For the data below, restate word for word only the lines from the line containing "Consider a planar slider-crank: a crank of length 16" through the line containing "1. set_geometry(r = 16", both ends included.

----

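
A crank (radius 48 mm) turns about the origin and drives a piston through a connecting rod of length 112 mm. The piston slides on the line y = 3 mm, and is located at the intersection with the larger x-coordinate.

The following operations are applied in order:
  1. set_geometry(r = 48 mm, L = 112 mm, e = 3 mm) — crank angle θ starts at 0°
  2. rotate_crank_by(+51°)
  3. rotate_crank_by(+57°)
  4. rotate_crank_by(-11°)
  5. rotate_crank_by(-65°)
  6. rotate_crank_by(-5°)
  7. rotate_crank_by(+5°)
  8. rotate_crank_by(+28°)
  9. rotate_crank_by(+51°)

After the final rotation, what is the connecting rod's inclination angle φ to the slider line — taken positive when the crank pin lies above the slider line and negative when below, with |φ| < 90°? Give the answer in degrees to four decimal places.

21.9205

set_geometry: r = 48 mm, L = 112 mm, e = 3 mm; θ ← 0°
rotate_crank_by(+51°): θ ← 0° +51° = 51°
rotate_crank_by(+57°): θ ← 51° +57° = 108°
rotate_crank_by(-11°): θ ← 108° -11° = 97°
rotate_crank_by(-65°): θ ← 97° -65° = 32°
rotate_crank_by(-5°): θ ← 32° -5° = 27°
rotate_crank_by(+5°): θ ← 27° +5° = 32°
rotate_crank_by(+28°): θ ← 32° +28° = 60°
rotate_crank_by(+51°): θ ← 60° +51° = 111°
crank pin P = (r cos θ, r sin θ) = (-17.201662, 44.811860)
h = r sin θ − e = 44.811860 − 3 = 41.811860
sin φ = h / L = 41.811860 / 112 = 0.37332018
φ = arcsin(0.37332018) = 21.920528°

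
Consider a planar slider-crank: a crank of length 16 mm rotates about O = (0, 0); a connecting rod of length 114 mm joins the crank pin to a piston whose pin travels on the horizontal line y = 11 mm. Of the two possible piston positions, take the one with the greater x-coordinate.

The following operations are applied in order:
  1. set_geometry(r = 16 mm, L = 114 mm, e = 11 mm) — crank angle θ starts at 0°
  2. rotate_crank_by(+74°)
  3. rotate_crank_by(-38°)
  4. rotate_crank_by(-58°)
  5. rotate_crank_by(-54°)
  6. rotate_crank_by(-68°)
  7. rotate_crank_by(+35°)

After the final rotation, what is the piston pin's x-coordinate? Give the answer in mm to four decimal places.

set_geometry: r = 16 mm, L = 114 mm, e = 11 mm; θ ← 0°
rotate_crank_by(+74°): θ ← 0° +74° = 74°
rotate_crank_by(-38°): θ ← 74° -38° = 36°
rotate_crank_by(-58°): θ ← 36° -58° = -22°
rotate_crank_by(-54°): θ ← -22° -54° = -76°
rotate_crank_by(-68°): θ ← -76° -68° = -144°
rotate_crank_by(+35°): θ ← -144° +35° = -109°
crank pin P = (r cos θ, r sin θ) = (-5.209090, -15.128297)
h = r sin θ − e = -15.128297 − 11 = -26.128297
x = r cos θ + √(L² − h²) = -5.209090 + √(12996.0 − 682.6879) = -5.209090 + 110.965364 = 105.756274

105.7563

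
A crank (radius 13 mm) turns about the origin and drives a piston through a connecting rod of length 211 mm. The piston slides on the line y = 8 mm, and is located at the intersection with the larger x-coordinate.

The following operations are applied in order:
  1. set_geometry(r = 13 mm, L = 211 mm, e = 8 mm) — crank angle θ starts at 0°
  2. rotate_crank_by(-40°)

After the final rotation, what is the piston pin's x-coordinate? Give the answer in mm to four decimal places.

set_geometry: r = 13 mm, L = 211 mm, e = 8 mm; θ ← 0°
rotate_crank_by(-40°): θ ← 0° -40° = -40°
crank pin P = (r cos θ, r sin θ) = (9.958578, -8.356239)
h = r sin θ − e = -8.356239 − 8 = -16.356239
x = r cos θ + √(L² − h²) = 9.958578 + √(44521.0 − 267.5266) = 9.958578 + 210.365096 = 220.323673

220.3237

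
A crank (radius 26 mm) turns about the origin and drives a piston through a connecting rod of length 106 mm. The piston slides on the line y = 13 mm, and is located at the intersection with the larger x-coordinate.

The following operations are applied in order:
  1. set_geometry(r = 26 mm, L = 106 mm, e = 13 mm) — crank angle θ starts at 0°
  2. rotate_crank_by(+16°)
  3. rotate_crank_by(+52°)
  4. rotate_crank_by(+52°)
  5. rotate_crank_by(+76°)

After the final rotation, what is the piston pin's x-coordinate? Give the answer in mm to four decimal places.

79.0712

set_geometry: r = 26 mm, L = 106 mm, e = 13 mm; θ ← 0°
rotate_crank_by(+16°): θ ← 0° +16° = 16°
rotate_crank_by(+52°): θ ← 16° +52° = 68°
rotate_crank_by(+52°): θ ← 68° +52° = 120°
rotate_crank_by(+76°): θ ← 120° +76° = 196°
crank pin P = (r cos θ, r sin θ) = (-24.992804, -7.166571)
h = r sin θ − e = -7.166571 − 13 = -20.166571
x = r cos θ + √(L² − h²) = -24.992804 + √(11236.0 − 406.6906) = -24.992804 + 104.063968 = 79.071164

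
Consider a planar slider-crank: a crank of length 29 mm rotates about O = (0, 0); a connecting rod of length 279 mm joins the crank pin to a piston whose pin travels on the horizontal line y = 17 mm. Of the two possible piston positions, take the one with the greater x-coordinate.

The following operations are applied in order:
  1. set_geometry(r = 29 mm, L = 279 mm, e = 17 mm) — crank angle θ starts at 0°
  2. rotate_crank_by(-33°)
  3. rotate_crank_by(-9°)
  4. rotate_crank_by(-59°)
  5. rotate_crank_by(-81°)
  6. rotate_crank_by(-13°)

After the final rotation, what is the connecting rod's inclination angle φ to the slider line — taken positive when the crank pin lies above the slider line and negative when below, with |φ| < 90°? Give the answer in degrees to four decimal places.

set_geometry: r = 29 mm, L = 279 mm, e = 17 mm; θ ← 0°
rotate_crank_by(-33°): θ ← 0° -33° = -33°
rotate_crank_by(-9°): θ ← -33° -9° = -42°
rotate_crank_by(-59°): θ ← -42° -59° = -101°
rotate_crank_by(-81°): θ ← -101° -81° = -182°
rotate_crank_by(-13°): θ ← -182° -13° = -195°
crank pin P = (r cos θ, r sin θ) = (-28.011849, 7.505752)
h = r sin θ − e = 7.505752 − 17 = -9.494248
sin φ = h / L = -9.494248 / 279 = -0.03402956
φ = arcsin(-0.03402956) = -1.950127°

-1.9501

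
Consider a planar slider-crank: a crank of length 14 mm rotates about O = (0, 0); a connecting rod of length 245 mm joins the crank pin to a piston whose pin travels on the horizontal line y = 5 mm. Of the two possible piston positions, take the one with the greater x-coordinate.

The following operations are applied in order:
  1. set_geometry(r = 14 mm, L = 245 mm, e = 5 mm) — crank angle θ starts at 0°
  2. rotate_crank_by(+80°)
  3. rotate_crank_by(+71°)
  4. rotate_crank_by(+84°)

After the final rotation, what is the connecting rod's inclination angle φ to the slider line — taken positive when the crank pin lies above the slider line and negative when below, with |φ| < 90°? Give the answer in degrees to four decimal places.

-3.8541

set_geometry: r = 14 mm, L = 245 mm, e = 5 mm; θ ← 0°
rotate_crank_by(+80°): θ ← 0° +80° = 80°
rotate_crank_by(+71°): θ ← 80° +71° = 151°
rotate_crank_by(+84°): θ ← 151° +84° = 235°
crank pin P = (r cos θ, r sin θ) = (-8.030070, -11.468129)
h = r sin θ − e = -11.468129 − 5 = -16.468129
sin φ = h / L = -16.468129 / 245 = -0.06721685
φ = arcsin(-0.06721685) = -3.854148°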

----

Solution »
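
Consider a planar slider-crank: a crank of length 16 mm rotates about O = (0, 0); a connecting rod of length 114 mm joins the crank pin to a piston whose pin travels on the horizontal line y = 11 mm. Of the two possible piston positions, take the one with the greater x-coordinate.

The following operations are applied in order:
  1. set_geometry(r = 16 mm, L = 114 mm, e = 11 mm) — crank angle θ starts at 0°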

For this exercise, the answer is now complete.